▶ [Assignment]
Return, from the material below, each line in which "heavy" occurs.

----------------------------------------

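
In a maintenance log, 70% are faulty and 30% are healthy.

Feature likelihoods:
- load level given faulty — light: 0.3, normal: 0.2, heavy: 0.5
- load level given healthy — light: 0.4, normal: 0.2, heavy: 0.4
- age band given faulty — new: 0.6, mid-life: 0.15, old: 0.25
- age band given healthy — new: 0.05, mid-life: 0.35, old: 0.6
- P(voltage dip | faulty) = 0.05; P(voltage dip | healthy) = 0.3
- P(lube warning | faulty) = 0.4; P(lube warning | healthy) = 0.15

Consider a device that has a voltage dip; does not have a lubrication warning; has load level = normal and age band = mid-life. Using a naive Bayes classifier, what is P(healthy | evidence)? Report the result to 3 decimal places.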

----------------------------------------

▶ [Solved exercise]
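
- load level given faulty — light: 0.3, normal: 0.2, heavy: 0.5
- load level given healthy — light: 0.4, normal: 0.2, heavy: 0.4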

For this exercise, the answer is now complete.